WHAT IS NEEDED: Only the lines from the line holding "Nₕ | nₕ | sₕ² |" through the final line of the entries below are to be returned, exactly as they stand.

AVAILABLE RECORDS:

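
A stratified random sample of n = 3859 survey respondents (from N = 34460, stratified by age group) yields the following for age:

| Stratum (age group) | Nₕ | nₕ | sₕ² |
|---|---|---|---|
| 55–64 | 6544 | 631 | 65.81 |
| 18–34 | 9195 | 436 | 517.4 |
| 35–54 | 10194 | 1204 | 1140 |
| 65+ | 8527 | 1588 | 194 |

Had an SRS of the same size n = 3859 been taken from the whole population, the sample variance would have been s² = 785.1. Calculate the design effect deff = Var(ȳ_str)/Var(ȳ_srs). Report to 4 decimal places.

0.9025

Var(ȳ_str) = Σ Wₕ²(1−fₕ)sₕ²/nₕ with Wₕ = Nₕ/34460:
  55–64: (6544/34460)²·(1−631/6544)·65.81/631 = 0.0033984678
  18–34: (9195/34460)²·(1−436/9195)·517.4/436 = 0.08048513
  35–54: (10194/34460)²·(1−1204/10194)·1140/1204 = 0.073072193
  65+: (8527/34460)²·(1−1588/8527)·194/1588 = 0.0060871476
  → Var(ȳ_str) = 0.16304294.
Var(ȳ_srs) = (1 − 3859/34460)·785.1/3859 = 0.18066355.
deff = 0.16304294 / 0.18066355 = 0.9025.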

OUTPUT FOR THIS TASK:
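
| Stratum (age group) | Nₕ | nₕ | sₕ² |
|---|---|---|---|
| 55–64 | 6544 | 631 | 65.81 |
| 18–34 | 9195 | 436 | 517.4 |
| 35–54 | 10194 | 1204 | 1140 |
| 65+ | 8527 | 1588 | 194 |

Had an SRS of the same size n = 3859 been taken from the whole population, the sample variance would have been s² = 785.1. Calculate the design effect deff = Var(ȳ_str)/Var(ȳ_srs). Report to 4 decimal places.

0.9025

Var(ȳ_str) = Σ Wₕ²(1−fₕ)sₕ²/nₕ with Wₕ = Nₕ/34460:
  55–64: (6544/34460)²·(1−631/6544)·65.81/631 = 0.0033984678
  18–34: (9195/34460)²·(1−436/9195)·517.4/436 = 0.08048513
  35–54: (10194/34460)²·(1−1204/10194)·1140/1204 = 0.073072193
  65+: (8527/34460)²·(1−1588/8527)·194/1588 = 0.0060871476
  → Var(ȳ_str) = 0.16304294.
Var(ȳ_srs) = (1 − 3859/34460)·785.1/3859 = 0.18066355.
deff = 0.16304294 / 0.18066355 = 0.9025.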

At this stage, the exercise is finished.